(RECORD SET)
************
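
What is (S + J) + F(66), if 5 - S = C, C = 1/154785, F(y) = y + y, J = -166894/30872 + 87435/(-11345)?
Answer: 39507105851713/318896105820 ≈ 123.89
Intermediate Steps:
J = -459270575/35024284 (J = -166894*1/30872 + 87435*(-1/11345) = -83447/15436 - 17487/2269 = -459270575/35024284 ≈ -13.113)
F(y) = 2*y
C = 1/154785 ≈ 6.4606e-6
S = 773924/154785 (S = 5 - 1*1/154785 = 5 - 1/154785 = 773924/154785 ≈ 5.0000)
(S + J) + F(66) = (773924/154785 - 459270575/35024284) + 2*66 = -2587180116527/318896105820 + 132 = 39507105851713/318896105820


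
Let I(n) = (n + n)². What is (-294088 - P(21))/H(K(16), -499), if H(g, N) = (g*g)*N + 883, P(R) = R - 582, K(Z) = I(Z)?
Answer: 293527/523238541 ≈ 0.00056098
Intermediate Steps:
I(n) = 4*n² (I(n) = (2*n)² = 4*n²)
K(Z) = 4*Z²
P(R) = -582 + R
H(g, N) = 883 + N*g² (H(g, N) = g²*N + 883 = N*g² + 883 = 883 + N*g²)
(-294088 - P(21))/H(K(16), -499) = (-294088 - (-582 + 21))/(883 - 499*(4*16²)²) = (-294088 - 1*(-561))/(883 - 499*(4*256)²) = (-294088 + 561)/(883 - 499*1024²) = -293527/(883 - 499*1048576) = -293527/(883 - 523239424) = -293527/(-523238541) = -293527*(-1/523238541) = 293527/523238541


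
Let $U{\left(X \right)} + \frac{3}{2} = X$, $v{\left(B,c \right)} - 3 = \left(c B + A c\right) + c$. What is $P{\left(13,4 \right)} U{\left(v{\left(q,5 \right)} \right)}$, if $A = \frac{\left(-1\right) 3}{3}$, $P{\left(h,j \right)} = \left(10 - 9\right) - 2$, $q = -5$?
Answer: $\frac{47}{2} \approx 23.5$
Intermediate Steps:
$P{\left(h,j \right)} = -1$ ($P{\left(h,j \right)} = 1 - 2 = -1$)
$A = -1$ ($A = \left(-3\right) \frac{1}{3} = -1$)
$v{\left(B,c \right)} = 3 + B c$ ($v{\left(B,c \right)} = 3 + \left(\left(c B - c\right) + c\right) = 3 + \left(\left(B c - c\right) + c\right) = 3 + \left(\left(- c + B c\right) + c\right) = 3 + B c$)
$U{\left(X \right)} = - \frac{3}{2} + X$
$P{\left(13,4 \right)} U{\left(v{\left(q,5 \right)} \right)} = - (- \frac{3}{2} + \left(3 - 25\right)) = - (- \frac{3}{2} - 22) = \left(-1\right) \left(- \frac{47}{2}\right) = \frac{47}{2}$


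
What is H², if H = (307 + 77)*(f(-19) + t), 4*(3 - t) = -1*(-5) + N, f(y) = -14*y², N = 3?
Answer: 3764965883904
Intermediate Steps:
t = 1 (t = 3 - (-1*(-5) + 3)/4 = 3 - (5 + 3)/4 = 3 - ¼*8 = 3 - 2 = 1)
H = -1940352 (H = (307 + 77)*(-14*(-19)² + 1) = 384*(-14*361 + 1) = 384*(-5054 + 1) = 384*(-5053) = -1940352)
H² = (-1940352)² = 3764965883904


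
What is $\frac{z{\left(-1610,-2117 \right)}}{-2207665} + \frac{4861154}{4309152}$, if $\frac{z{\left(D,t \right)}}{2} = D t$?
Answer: $- \frac{1864256925907}{951316405008} \approx -1.9597$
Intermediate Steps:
$z{\left(D,t \right)} = 2 D t$
$\frac{z{\left(-1610,-2117 \right)}}{-2207665} + \frac{4861154}{4309152} = \frac{2 \left(-1610\right) \left(-2117\right)}{-2207665} + \frac{4861154}{4309152} = 6816740 \left(- \frac{1}{2207665}\right) + 4861154 \cdot \frac{1}{4309152} = - \frac{1363348}{441533} + \frac{2430577}{2154576} = - \frac{1864256925907}{951316405008}$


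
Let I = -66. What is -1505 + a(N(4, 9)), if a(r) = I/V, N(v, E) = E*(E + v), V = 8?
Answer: -6053/4 ≈ -1513.3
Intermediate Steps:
a(r) = -33/4 (a(r) = -66/8 = -66*⅛ = -33/4)
-1505 + a(N(4, 9)) = -1505 - 33/4 = -6053/4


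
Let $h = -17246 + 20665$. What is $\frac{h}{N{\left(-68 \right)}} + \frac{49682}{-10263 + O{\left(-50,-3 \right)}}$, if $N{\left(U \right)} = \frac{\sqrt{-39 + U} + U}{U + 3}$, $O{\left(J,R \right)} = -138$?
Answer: $\frac{17438295382}{5467459} + \frac{222235 i \sqrt{107}}{4731} \approx 3189.5 + 485.91 i$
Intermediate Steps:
$h = 3419$
$N{\left(U \right)} = \frac{U + \sqrt{-39 + U}}{3 + U}$
$\frac{h}{N{\left(-68 \right)}} + \frac{49682}{-10263 + O{\left(-50,-3 \right)}} = \frac{3419}{\frac{1}{3 - 68} \left(-68 + \sqrt{-39 - 68}\right)} + \frac{49682}{-10263 - 138} = \frac{3419}{\frac{1}{-65} \left(-68 + \sqrt{-107}\right)} + \frac{49682}{-10401} = \frac{3419}{\left(- \frac{1}{65}\right) \left(-68 + i \sqrt{107}\right)} + 49682 \left(- \frac{1}{10401}\right) = \frac{3419}{\frac{68}{65} - \frac{i \sqrt{107}}{65}} - \frac{49682}{10401} = - \frac{49682}{10401} + \frac{3419}{\frac{68}{65} - \frac{i \sqrt{107}}{65}}$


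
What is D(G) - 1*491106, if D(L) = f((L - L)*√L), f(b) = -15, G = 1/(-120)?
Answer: -491121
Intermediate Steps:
G = -1/120 ≈ -0.0083333
D(L) = -15
D(G) - 1*491106 = -15 - 1*491106 = -15 - 491106 = -491121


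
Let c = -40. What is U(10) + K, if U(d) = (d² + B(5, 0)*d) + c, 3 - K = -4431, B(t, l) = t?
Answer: 4544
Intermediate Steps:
K = 4434 (K = 3 - 1*(-4431) = 3 + 4431 = 4434)
U(d) = -40 + d² + 5*d (U(d) = (d² + 5*d) - 40 = -40 + d² + 5*d)
U(10) + K = (-40 + 10² + 5*10) + 4434 = (-40 + 100 + 50) + 4434 = 110 + 4434 = 4544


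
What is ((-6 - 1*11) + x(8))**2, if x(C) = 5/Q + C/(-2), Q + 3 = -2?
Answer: 484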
************
(TASK TO CARRY OUT) Every line in the listing that holds "What" belongs in the answer.

(RESPONSE TO THE EXERCISE)
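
What is (S + J) + F(66), if 5 - S = C, C = 1/154785, F(y) = y + y, J = -166894/30872 + 87435/(-11345)?
Let I(n) = (n + n)². What is (-294088 - P(21))/H(K(16), -499), if H(g, N) = (g*g)*N + 883, P(R) = R - 582, K(Z) = I(Z)?
Let $U{\left(X \right)} + \frac{3}{2} = X$, $v{\left(B,c \right)} - 3 = \left(c B + A c\right) + c$. What is $P{\left(13,4 \right)} U{\left(v{\left(q,5 \right)} \right)}$, if $A = \frac{\left(-1\right) 3}{3}$, $P{\left(h,j \right)} = \left(10 - 9\right) - 2$, $q = -5$?
What is H², if H = (307 + 77)*(f(-19) + t), 4*(3 - t) = -1*(-5) + N, f(y) = -14*y², N = 3?
What is $\frac{z{\left(-1610,-2117 \right)}}{-2207665} + \frac{4861154}{4309152}$, if $\frac{z{\left(D,t \right)}}{2} = D t$?
Let I = -66. What is -1505 + a(N(4, 9)), if a(r) = I/V, N(v, E) = E*(E + v), V = 8?
Let $h = -17246 + 20665$. What is $\frac{h}{N{\left(-68 \right)}} + \frac{49682}{-10263 + O{\left(-50,-3 \right)}}$, if $N{\left(U \right)} = \frac{\sqrt{-39 + U} + U}{U + 3}$, $O{\left(J,R \right)} = -138$?
What is D(G) - 1*491106, if D(L) = f((L - L)*√L), f(b) = -15, G = 1/(-120)?
Let c = -40. What is U(10) + K, if U(d) = (d² + B(5, 0)*d) + c, 3 - K = -4431, B(t, l) = t?
What is ((-6 - 1*11) + x(8))**2, if x(C) = 5/Q + C/(-2), Q + 3 = -2?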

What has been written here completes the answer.